→ Activity: Repeat the lines below exactly as written, please, from the line with "4 research labs" to the line with "2 countries each", both lines included, and no others.

(Saved entries)
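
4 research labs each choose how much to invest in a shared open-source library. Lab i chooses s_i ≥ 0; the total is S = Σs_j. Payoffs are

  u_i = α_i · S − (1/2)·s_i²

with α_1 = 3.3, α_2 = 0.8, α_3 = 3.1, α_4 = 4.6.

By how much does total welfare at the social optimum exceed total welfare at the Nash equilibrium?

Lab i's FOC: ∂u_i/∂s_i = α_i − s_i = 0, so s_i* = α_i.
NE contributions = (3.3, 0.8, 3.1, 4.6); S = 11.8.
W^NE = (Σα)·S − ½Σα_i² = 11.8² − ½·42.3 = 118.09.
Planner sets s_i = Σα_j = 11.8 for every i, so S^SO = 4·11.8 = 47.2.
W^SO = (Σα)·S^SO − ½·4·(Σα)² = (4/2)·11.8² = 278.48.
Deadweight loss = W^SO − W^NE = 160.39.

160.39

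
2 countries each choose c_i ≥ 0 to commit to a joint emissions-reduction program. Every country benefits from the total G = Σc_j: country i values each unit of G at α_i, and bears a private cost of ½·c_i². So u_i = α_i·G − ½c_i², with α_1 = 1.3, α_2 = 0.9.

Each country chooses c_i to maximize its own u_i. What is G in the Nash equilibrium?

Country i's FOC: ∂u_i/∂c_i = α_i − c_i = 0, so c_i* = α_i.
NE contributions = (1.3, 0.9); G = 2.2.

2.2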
--
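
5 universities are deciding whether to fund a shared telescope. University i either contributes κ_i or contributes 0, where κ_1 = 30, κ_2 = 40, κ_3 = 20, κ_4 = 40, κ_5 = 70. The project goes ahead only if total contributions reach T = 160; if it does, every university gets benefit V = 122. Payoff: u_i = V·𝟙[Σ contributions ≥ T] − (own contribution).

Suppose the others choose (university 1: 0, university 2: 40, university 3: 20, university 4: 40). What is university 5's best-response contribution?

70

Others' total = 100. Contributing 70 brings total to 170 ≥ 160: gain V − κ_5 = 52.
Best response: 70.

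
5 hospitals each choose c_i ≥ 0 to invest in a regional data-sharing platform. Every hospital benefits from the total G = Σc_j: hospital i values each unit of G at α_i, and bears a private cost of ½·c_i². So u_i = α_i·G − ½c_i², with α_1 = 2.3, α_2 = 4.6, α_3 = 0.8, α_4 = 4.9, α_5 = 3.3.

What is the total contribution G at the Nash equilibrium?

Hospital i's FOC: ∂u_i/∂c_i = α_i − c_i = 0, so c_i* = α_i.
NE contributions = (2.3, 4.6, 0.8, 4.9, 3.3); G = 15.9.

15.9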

→ Result:
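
4 research labs each choose how much to invest in a shared open-source library. Lab i chooses s_i ≥ 0; the total is S = Σs_j. Payoffs are

  u_i = α_i · S − (1/2)·s_i²

with α_1 = 3.3, α_2 = 0.8, α_3 = 3.1, α_4 = 4.6.

By how much does total welfare at the social optimum exceed total welfare at the Nash equilibrium?

Lab i's FOC: ∂u_i/∂s_i = α_i − s_i = 0, so s_i* = α_i.
NE contributions = (3.3, 0.8, 3.1, 4.6); S = 11.8.
W^NE = (Σα)·S − ½Σα_i² = 11.8² − ½·42.3 = 118.09.
Planner sets s_i = Σα_j = 11.8 for every i, so S^SO = 4·11.8 = 47.2.
W^SO = (Σα)·S^SO − ½·4·(Σα)² = (4/2)·11.8² = 278.48.
Deadweight loss = W^SO − W^NE = 160.39.

160.39

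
2 countries each choose c_i ≥ 0 to commit to a joint emissions-reduction program. Every country benefits from the total G = Σc_j: country i values each unit of G at α_i, and bears a private cost of ½·c_i². So u_i = α_i·G − ½c_i², with α_1 = 1.3, α_2 = 0.9.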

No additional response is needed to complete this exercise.